**WORK ORDER**
Without altering anything, repeat each of the records.

**RAW DATA**
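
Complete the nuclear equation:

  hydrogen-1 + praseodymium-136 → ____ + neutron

Conserve mass number: 1 + 136 = A + 1, so A = 136.
Conserve atomic number: 1 + 59 = Z + 0, so Z = 60.
Z = 60 is neodymium, so the species is neodymium-136.

Nd-136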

**ANSWER BOX**
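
Complete the nuclear equation:

  hydrogen-1 + praseodymium-136 → ____ + neutron

Conserve mass number: 1 + 136 = A + 1, so A = 136.
Conserve atomic number: 1 + 59 = Z + 0, so Z = 60.
Z = 60 is neodymium, so the species is neodymium-136.

Nd-136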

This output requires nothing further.